_ASSIGNED TASK_
Nothing in the records may be changed; reproduce all of them.

Segment Start: SOURCE RECORDS

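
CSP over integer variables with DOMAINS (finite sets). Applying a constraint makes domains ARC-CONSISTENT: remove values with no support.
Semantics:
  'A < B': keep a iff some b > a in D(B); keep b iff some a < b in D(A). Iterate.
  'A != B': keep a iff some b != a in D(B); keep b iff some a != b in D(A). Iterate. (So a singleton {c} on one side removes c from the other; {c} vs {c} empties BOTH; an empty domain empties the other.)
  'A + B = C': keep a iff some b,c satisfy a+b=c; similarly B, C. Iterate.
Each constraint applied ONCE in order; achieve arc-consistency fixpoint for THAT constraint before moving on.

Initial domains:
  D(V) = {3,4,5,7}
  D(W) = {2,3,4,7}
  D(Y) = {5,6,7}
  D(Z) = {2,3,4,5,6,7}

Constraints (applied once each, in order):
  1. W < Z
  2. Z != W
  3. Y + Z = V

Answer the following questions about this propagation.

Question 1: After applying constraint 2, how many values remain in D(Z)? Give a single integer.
Answer: 5

Derivation:
Constraint 1 (W < Z) on D(W)={2,3,4,7} D(Z)={2,3,4,5,6,7}: W {2,3,4,7}->{2,3,4}; Z {2,3,4,5,6,7}->{3,4,5,6,7}
Constraint 2 (Z != W) on D(Z)={3,4,5,6,7} D(W)={2,3,4}: no change
So after constraint 2: D(Z)={3,4,5,6,7}, size = 5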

Segment End: SOURCE RECORDS

_FINAL ANSWER_
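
CSP over integer variables with DOMAINS (finite sets). Applying a constraint makes domains ARC-CONSISTENT: remove values with no support.
Semantics:
  'A < B': keep a iff some b > a in D(B); keep b iff some a < b in D(A). Iterate.
  'A != B': keep a iff some b != a in D(B); keep b iff some a != b in D(A). Iterate. (So a singleton {c} on one side removes c from the other; {c} vs {c} empties BOTH; an empty domain empties the other.)
  'A + B = C': keep a iff some b,c satisfy a+b=c; similarly B, C. Iterate.
Each constraint applied ONCE in order; achieve arc-consistency fixpoint for THAT constraint before moving on.

Initial domains:
  D(V) = {3,4,5,7}
  D(W) = {2,3,4,7}
  D(Y) = {5,6,7}
  D(Z) = {2,3,4,5,6,7}

Constraints (applied once each, in order):
  1. W < Z
  2. Z != W
  3. Y + Z = V

Answer the following questions about this propagation.

Question 1: After applying constraint 2, how many values remain in D(Z)? Give a single integer.
Answer: 5

Derivation:
Constraint 1 (W < Z) on D(W)={2,3,4,7} D(Z)={2,3,4,5,6,7}: W {2,3,4,7}->{2,3,4}; Z {2,3,4,5,6,7}->{3,4,5,6,7}
Constraint 2 (Z != W) on D(Z)={3,4,5,6,7} D(W)={2,3,4}: no change
So after constraint 2: D(Z)={3,4,5,6,7}, size = 5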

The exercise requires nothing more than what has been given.